[Collected data entries]
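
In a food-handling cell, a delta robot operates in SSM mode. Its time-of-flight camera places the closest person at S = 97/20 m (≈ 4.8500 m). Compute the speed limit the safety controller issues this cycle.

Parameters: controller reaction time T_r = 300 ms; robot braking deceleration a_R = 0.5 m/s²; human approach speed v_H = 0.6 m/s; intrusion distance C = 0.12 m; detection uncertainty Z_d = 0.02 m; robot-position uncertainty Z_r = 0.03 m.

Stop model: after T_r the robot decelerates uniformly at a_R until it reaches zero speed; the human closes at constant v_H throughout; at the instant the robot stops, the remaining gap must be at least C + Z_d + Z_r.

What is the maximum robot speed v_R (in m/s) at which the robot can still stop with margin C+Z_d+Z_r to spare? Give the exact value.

quadratic (1)·v² + (3/2)·v + (-9/2) = 0
  disc = (3/2)² − 4·(1)·(-9/2) = 81/4 ; √disc = 9/2
  v_R = (−(3/2) + 9/2) / (2·(1)) = 3/2 m/s
check:
T_s = v_R/a_R = (3/2)/(1/2) = 3.0000 s
reaction-phase robot travel = 1.5000·0.3000 = 0.4500 m
braking distance = 1.5000²/(2·0.5000) = 2.2500 m
human closes 0.6000·3.3000 = 1.9800 m
margins: 0.1200+0.0200+0.0300 = 0.1700 m
sum ≈ 0.4500+2.2500+1.9800+0.1700 ≈ 4.8500 m = S ✓

v_R_max = 3/2 m/s = 1.5000 m/s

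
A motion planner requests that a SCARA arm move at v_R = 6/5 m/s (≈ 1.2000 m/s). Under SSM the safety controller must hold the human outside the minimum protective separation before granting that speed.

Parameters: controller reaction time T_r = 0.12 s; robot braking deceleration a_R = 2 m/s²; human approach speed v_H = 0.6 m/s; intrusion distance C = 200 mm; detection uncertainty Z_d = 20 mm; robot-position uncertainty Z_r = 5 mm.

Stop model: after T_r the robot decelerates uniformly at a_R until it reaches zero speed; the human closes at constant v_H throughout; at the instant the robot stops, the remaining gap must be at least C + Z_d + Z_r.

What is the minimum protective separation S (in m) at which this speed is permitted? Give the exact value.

braking lasts T_s = (6/5)/2 = 0.6000 s
robot covers v_R·T_r = 1.2000·0.1200 = 0.1440 m before braking
robot covers 1.2000·0.6000 − ½·2.0000·0.6000² = 0.3600 m while stopping
human closes 0.6000·0.7200 = 0.4320 m
margins: 0.2000+0.0200+0.0050 = 0.2250 m
S_min ≈ 0.1440+0.3600+0.4320+0.2250  ⇒  S_min = 1161/1000 m

S_min = 1161/1000 m = 1.1610 m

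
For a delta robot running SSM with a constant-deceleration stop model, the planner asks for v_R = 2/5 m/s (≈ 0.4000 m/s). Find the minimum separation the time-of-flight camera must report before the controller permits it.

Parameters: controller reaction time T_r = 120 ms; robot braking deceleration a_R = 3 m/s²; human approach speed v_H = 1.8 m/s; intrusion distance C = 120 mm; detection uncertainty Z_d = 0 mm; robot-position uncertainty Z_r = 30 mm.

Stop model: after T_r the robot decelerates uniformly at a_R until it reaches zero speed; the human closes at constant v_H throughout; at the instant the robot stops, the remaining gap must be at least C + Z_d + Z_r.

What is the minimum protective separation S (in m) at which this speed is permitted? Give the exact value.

braking lasts T_s = (2/5)/3 = 0.1333 s
robot covers v_R·T_r = 0.4000·0.1200 = 0.0480 m before braking
braking distance = 0.4000²/(2·3.0000) = 0.0267 m
person approaches 1.8000·(0.1200+0.1333) = 0.4560 m
margins: 0.1200+0.0000+0.0300 = 0.1500 m
S_min ≈ 0.0480+0.0267+0.4560+0.1500  ⇒  S_min = 1021/1500 m

S_min = 1021/1500 m = 0.6807 m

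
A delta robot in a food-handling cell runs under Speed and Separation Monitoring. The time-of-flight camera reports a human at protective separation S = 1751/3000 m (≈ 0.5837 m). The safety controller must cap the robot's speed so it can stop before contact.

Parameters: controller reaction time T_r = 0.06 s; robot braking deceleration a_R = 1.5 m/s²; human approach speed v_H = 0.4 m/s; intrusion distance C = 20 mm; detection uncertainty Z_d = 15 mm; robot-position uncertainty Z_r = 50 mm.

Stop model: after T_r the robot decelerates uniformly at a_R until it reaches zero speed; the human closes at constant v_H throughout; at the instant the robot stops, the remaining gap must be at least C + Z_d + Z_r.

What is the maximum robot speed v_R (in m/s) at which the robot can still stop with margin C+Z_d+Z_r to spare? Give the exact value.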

[Task goal] The word "food" occurs on some lines of the data. Give the number of those lines only.

[Answer space] 2